### EXERCISE:
Given the records below, would you repeat exactly the lines that begin at the one containing "Q1. Run the" and end at the one containing "A warp of 16", inclusive?

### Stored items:
*** Block opens ***

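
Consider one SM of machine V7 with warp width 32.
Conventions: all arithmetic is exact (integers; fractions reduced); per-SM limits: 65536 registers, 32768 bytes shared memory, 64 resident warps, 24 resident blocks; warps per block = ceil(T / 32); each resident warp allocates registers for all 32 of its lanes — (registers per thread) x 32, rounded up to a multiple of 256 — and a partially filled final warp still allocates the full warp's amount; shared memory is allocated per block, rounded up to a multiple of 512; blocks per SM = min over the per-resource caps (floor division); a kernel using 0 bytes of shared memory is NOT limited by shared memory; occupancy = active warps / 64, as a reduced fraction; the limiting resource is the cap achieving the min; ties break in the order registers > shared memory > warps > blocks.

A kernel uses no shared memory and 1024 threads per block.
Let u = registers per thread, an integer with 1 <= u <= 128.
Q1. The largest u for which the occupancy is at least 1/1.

Answer: u = 32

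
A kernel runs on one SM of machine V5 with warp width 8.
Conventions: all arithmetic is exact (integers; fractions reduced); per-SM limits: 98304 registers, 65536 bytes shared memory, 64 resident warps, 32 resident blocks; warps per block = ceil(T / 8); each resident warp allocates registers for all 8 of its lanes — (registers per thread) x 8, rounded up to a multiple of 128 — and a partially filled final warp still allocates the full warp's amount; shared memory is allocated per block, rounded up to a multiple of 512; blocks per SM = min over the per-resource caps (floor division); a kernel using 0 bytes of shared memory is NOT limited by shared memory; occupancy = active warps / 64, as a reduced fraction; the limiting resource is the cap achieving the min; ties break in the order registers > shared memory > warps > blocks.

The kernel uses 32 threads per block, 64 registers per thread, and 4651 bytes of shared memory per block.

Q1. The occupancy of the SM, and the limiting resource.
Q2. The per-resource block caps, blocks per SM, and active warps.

Answer: occupancy 3/4, limited by shared memory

registers: 48 blocks
shared memory: 12 blocks
warps: 16 blocks
blocks: 32 blocks

Answer: 12 blocks, 48 active warps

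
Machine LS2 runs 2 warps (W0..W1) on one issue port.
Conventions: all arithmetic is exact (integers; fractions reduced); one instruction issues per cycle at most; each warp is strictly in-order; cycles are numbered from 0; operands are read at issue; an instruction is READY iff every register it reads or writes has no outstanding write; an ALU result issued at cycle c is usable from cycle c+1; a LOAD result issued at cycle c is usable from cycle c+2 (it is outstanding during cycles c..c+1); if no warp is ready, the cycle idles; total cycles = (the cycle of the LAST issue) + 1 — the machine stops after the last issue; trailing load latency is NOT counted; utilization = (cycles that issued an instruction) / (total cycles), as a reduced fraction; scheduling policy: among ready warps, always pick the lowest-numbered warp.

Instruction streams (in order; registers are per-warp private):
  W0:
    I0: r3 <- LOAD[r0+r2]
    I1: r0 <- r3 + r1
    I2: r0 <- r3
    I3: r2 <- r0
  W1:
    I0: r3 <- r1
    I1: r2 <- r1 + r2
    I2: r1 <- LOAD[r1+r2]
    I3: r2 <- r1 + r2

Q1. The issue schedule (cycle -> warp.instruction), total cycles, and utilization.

cycle 0: W0.I0
cycle 1: W1.I0
cycle 2: W0.I1
cycle 3: W0.I2
cycle 4: W0.I3
cycle 5: W1.I1
cycle 6: W1.I2
cycle 7: idle
cycle 8: W1.I3

Answer: 9 cycles, utilization 8/9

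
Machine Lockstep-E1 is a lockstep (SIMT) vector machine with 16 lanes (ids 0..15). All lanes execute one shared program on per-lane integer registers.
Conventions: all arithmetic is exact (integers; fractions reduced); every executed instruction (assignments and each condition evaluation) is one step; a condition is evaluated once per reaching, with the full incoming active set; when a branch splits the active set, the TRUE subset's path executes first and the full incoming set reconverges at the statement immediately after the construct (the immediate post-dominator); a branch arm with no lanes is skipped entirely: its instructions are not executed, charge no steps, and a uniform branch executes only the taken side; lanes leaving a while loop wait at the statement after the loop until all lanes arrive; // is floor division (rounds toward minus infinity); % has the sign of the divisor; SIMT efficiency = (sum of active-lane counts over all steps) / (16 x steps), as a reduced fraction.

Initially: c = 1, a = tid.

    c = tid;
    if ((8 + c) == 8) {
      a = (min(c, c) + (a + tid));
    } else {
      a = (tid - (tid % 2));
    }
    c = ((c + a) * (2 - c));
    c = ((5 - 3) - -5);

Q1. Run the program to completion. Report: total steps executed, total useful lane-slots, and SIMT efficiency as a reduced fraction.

Answer: 6 steps, 80 useful, 5/6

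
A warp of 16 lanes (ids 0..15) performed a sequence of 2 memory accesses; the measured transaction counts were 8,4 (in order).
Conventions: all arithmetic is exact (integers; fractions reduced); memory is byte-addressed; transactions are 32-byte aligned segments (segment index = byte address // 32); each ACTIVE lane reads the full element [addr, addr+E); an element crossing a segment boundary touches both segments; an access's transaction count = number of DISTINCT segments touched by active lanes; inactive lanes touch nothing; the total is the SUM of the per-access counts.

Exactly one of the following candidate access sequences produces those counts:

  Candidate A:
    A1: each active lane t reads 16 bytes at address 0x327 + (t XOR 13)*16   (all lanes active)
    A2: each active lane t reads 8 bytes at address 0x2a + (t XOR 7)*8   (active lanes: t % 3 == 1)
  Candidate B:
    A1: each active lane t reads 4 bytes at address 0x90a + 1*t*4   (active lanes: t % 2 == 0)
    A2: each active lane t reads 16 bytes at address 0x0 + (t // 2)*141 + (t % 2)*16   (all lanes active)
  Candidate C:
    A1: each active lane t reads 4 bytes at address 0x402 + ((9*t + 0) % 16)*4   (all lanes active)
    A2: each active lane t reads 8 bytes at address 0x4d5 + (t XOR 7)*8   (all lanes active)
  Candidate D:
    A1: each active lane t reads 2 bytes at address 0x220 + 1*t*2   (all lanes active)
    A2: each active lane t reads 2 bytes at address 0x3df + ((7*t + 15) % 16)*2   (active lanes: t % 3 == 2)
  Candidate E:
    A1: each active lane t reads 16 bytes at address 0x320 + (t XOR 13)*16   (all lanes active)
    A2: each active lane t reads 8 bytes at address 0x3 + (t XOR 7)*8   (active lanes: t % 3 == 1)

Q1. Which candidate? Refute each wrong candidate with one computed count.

A: A1 gives 9 transactions, not 8
B: A1 gives 3 transactions, not 8
C: A1 gives 3 transactions, not 8
D: A1 gives 1 transaction, not 8
E: all counts match (8,4)

Answer: E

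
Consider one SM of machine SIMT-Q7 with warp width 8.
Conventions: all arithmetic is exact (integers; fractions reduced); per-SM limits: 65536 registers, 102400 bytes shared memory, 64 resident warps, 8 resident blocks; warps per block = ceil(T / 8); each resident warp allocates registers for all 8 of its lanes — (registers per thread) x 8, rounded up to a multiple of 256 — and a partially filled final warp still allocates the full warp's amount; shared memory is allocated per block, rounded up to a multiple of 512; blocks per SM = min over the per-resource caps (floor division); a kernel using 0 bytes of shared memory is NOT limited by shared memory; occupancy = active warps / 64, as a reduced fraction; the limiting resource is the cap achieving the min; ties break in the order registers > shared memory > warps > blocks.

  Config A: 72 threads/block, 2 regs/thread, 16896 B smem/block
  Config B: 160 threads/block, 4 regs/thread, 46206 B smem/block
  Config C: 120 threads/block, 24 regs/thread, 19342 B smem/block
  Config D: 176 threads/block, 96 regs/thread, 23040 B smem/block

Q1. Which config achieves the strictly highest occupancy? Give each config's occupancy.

occupancies: A 27/32, B 5/8, C 15/16, D 11/16

Answer: C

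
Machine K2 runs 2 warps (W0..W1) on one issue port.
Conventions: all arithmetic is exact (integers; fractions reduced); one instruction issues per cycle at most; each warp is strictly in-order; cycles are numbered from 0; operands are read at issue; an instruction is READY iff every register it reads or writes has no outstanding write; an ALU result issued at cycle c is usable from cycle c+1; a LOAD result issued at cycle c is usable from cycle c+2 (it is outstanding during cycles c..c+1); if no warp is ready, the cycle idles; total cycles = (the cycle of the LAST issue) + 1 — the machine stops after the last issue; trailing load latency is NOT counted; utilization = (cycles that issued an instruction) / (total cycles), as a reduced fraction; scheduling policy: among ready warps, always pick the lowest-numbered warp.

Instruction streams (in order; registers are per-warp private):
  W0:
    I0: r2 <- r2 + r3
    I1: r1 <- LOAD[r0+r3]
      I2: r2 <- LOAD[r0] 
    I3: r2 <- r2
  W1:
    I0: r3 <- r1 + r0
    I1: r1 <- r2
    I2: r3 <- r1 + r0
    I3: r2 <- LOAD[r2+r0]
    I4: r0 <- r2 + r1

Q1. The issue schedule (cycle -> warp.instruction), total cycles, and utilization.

cycle 0: W0.I0
cycle 1: W0.I1
cycle 2: W0.I2
cycle 3: W1.I0
cycle 4: W0.I3
cycle 5: W1.I1
cycle 6: W1.I2
cycle 7: W1.I3
cycle 8: idle
cycle 9: W1.I4

Answer: 10 cycles, utilization 9/10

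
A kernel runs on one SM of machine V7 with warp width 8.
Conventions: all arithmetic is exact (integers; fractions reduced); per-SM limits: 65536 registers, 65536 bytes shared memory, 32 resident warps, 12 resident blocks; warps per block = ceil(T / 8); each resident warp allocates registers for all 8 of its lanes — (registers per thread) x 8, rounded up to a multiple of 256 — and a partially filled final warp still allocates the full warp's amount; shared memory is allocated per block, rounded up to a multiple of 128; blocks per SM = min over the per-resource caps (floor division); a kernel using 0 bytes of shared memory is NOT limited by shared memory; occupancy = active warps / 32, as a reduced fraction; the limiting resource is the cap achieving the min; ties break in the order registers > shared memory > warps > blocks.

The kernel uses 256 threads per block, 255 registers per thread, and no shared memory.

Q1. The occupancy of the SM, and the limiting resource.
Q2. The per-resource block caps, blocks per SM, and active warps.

Answer: occupancy 1, limited by registers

registers: 1 block
shared memory: no limit (kernel uses none)
warps: 1 block
blocks: 12 blocks

Answer: 1 block, 32 active warps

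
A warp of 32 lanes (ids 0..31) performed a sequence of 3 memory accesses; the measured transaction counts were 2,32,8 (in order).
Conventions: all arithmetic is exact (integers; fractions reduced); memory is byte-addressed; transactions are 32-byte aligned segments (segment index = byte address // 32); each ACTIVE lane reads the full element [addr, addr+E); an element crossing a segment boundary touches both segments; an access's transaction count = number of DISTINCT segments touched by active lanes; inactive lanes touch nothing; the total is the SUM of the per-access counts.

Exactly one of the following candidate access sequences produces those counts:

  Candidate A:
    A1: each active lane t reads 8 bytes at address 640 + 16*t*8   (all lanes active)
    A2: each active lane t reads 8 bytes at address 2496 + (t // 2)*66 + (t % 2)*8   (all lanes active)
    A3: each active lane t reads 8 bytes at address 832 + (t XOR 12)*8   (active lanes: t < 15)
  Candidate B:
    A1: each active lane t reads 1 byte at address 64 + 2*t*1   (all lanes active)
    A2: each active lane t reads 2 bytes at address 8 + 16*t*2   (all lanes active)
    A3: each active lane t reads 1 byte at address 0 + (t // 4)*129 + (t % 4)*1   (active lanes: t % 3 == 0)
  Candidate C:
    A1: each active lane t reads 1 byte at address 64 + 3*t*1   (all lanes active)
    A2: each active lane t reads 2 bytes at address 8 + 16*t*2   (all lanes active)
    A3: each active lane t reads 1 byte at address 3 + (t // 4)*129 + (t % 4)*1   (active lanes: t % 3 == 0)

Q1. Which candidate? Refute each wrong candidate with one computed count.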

*** Block closes ***

### SOLUTION TO THIS EXERCISE:
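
Q1. Run the program to completion. Report: total steps executed, total useful lane-slots, and SIMT efficiency as a reduced fraction.

Answer: 6 steps, 80 useful, 5/6

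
A warp of 16 lanes (ids 0..15) performed a sequence of 2 memory accesses; the measured transaction counts were 8,4 (in order).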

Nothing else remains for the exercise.